### [Your assignment]
Reply with the data below, repeated exactly in full.

Data supplied section start

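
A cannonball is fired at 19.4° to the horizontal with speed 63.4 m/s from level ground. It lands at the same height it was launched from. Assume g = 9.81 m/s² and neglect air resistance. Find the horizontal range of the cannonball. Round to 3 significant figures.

257 m

For level ground, R = v₀² sin(2θ) / g.
sin(2 × 19.4°) = sin 38.80° = 0.6266.
R = (63.4)² × 0.6266 / 9.81 = 257 m.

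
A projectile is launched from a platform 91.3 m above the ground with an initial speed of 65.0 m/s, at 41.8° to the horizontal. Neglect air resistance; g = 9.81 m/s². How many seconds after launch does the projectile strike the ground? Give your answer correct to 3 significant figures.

10.6 s

Vertical component: v_y = 65.0 sin 41.8° = 43.32 m/s.
Taking up as positive with launch at y = 91.3 m, landing at y = 0: 0 = 91.3 + 43.32 t − ½(9.81) t².
Solving 4.905 t² − 43.32 t − 91.3 = 0 gives t = [43.32 + √(43.32² + 4·4.905·91.3)] / 9.810 = 10.6 s.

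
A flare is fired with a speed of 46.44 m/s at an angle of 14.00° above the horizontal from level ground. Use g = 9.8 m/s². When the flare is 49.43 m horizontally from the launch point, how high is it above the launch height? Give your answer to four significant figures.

6.428 m

v_x = 46.44 cos 14.00° = 45.061 m/s, v_y0 = 46.44 sin 14.00° = 11.235 m/s.
Time to reach x = 49.43 m: t = x / v_x = 49.43 / 45.061 = 1.0970 s.
y = v_y0 t − ½ g t² = 11.235×1.0970 − 4.900×1.0970² = 6.428 m.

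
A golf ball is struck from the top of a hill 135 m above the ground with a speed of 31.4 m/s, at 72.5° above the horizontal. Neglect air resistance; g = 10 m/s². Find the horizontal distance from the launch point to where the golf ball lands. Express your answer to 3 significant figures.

Components: v_x = 31.4 cos 72.5° = 9.442 m/s, v_y = 31.4 sin 72.5° = 29.95 m/s.
Vertical: 0 = 135 + 29.95 t − ½(10) t² ⇒ 5.000 t² − 29.95 t − 135 = 0.
t = [29.95 + √(897.0 + 2700)] / 10.00 = 8.992 s.
Horizontal: R = v_x · t = 9.442 × 8.992 = 84.9 m.

84.9 m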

Data supplied section end

### [Solution for this problem]
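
A cannonball is fired at 19.4° to the horizontal with speed 63.4 m/s from level ground. It lands at the same height it was launched from. Assume g = 9.81 m/s² and neglect air resistance. Find the horizontal range of the cannonball. Round to 3 significant figures.

257 m

For level ground, R = v₀² sin(2θ) / g.
sin(2 × 19.4°) = sin 38.80° = 0.6266.
R = (63.4)² × 0.6266 / 9.81 = 257 m.

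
A projectile is launched from a platform 91.3 m above the ground with an initial speed of 65.0 m/s, at 41.8° to the horizontal. Neglect air resistance; g = 9.81 m/s². How many seconds after launch does the projectile strike the ground? Give your answer correct to 3 significant figures.

10.6 s

Vertical component: v_y = 65.0 sin 41.8° = 43.32 m/s.
Taking up as positive with launch at y = 91.3 m, landing at y = 0: 0 = 91.3 + 43.32 t − ½(9.81) t².
Solving 4.905 t² − 43.32 t − 91.3 = 0 gives t = [43.32 + √(43.32² + 4·4.905·91.3)] / 9.810 = 10.6 s.

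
A flare is fired with a speed of 46.44 m/s at an angle of 14.00° above the horizontal from level ground. Use g = 9.8 m/s². When the flare is 49.43 m horizontally from the launch point, how high is it above the launch height? Give your answer to four significant figures.

6.428 m

v_x = 46.44 cos 14.00° = 45.061 m/s, v_y0 = 46.44 sin 14.00° = 11.235 m/s.
Time to reach x = 49.43 m: t = x / v_x = 49.43 / 45.061 = 1.0970 s.
y = v_y0 t − ½ g t² = 11.235×1.0970 − 4.900×1.0970² = 6.428 m.

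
A golf ball is struck from the top of a hill 135 m above the ground with a speed of 31.4 m/s, at 72.5° above the horizontal. Neglect air resistance; g = 10 m/s². Find the horizontal distance from the launch point to where the golf ball lands. Express your answer to 3 significant figures.

Components: v_x = 31.4 cos 72.5° = 9.442 m/s, v_y = 31.4 sin 72.5° = 29.95 m/s.
Vertical: 0 = 135 + 29.95 t − ½(10) t² ⇒ 5.000 t² − 29.95 t − 135 = 0.
t = [29.95 + √(897.0 + 2700)] / 10.00 = 8.992 s.
Horizontal: R = v_x · t = 9.442 × 8.992 = 84.9 m.

84.9 m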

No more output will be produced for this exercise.